Using the records below, repeat exactly the lines from the one holding "18. modify h.txt" through the one holding "28. modify f.txt", both ends included, and no others.

Stored data →
━━━━

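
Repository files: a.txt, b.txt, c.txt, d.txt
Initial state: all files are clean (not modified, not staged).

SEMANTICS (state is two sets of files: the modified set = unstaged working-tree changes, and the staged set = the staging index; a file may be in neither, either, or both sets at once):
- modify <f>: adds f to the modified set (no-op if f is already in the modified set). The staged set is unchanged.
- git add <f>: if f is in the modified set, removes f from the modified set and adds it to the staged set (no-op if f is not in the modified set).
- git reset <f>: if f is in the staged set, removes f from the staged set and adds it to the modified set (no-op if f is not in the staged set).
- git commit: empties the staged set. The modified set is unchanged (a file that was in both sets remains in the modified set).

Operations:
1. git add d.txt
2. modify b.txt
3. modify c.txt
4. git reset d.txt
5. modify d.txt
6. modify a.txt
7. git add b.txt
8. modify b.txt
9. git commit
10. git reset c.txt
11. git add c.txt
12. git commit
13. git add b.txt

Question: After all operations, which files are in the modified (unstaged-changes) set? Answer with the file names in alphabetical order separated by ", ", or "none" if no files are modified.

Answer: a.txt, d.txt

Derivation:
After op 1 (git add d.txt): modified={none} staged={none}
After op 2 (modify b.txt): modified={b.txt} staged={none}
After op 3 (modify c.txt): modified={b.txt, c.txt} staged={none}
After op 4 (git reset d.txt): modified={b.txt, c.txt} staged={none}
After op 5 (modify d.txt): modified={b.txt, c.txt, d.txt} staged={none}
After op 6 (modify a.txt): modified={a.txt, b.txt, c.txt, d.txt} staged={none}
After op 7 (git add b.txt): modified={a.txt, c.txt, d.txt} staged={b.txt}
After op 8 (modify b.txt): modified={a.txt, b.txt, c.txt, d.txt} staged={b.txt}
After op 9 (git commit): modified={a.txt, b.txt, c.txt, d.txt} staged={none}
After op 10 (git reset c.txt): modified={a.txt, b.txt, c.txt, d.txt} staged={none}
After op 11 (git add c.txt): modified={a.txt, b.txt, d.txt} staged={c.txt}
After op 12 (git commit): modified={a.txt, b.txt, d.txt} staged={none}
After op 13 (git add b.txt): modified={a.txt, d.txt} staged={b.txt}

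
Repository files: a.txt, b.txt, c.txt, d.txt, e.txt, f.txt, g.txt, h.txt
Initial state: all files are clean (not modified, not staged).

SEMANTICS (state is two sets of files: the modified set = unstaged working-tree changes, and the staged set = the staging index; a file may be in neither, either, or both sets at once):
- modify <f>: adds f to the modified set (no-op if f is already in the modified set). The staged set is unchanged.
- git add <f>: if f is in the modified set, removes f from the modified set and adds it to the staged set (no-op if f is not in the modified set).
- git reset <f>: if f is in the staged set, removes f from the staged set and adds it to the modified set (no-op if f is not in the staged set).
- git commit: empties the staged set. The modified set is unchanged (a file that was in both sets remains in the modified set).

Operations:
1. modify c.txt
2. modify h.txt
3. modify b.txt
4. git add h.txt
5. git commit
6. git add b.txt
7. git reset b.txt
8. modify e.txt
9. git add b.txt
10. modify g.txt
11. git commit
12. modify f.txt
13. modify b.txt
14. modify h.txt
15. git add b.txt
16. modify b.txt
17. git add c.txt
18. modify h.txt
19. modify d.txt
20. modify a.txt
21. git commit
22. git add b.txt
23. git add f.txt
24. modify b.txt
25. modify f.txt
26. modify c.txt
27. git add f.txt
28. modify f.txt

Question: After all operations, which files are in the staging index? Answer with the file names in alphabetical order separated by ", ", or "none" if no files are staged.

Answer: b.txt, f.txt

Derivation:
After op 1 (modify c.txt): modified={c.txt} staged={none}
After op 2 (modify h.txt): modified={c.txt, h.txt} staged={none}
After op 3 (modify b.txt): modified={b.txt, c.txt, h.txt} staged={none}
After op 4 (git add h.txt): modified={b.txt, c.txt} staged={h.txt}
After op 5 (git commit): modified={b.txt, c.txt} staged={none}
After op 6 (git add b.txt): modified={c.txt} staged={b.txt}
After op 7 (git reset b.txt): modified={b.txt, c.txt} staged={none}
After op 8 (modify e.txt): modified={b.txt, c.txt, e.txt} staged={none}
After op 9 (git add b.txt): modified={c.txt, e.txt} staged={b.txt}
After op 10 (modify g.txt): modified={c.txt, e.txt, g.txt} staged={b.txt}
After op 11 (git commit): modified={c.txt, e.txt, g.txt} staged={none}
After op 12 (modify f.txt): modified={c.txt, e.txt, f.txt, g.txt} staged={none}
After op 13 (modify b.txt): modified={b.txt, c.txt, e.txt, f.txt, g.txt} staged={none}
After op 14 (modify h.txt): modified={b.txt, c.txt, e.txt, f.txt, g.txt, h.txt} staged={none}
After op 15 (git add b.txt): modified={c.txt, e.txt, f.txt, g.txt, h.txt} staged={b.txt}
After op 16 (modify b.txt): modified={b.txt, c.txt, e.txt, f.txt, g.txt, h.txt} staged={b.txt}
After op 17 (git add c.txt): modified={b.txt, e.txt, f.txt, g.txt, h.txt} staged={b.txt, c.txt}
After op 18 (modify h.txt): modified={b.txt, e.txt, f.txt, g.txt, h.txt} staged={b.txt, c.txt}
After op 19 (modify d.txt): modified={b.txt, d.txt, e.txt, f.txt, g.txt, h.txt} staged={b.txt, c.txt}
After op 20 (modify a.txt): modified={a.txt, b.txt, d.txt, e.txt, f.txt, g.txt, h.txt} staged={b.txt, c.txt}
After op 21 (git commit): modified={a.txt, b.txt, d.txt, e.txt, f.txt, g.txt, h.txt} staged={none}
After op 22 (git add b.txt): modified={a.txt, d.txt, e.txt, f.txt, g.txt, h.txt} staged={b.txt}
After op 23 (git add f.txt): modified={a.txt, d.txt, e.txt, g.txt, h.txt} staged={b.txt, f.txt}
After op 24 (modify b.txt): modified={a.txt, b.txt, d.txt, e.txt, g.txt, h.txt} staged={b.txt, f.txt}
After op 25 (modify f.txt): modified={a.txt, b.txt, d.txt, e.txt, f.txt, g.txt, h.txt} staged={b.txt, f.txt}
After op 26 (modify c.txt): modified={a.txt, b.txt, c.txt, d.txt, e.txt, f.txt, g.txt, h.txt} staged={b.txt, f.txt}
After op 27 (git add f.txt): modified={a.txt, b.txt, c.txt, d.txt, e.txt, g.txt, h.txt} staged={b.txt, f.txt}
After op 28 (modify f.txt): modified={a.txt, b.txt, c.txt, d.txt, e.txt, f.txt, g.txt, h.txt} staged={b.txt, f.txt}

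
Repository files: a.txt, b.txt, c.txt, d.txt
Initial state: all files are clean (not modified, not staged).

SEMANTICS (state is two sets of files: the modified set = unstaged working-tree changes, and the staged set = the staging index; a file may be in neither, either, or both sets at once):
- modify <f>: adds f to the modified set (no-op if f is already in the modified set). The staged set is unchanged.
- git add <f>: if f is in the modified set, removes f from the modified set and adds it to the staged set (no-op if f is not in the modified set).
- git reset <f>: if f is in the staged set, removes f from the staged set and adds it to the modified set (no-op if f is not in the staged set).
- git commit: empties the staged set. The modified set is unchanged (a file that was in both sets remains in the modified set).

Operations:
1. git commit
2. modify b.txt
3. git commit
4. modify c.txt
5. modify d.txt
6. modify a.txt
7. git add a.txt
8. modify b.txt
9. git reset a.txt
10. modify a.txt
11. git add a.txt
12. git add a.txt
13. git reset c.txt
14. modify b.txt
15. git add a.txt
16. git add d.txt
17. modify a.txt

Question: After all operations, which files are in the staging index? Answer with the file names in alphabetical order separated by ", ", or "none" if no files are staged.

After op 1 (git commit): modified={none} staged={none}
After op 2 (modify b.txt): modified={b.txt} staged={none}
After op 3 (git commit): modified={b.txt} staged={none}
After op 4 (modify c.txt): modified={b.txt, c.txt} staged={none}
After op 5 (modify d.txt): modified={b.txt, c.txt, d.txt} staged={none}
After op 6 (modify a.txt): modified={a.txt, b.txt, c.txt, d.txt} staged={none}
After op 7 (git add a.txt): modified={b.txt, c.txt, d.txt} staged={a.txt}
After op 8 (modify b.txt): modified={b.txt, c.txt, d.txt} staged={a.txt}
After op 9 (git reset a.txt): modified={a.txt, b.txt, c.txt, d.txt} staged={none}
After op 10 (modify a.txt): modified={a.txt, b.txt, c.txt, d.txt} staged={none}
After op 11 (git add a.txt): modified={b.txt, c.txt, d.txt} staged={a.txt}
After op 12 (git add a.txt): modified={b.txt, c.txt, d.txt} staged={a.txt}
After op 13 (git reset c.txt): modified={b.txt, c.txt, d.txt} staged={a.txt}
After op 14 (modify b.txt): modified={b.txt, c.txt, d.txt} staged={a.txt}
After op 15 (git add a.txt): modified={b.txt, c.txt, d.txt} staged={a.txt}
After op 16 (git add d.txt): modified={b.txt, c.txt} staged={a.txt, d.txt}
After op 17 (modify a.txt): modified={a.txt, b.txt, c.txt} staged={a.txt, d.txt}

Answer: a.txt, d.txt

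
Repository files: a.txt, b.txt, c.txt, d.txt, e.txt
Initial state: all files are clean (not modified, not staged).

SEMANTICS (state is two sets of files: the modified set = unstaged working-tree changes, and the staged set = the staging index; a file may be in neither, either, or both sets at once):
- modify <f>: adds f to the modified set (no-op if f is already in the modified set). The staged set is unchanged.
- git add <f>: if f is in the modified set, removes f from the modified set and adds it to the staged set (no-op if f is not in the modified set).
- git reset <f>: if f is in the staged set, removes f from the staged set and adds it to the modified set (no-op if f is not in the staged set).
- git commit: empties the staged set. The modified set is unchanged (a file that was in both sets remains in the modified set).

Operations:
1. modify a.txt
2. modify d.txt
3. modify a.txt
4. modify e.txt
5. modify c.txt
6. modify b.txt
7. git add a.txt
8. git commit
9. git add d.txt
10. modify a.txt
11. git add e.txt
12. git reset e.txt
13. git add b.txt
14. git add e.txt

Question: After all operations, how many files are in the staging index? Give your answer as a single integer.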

━━━━

TASK RESULT →
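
18. modify h.txt
19. modify d.txt
20. modify a.txt
21. git commit
22. git add b.txt
23. git add f.txt
24. modify b.txt
25. modify f.txt
26. modify c.txt
27. git add f.txt
28. modify f.txt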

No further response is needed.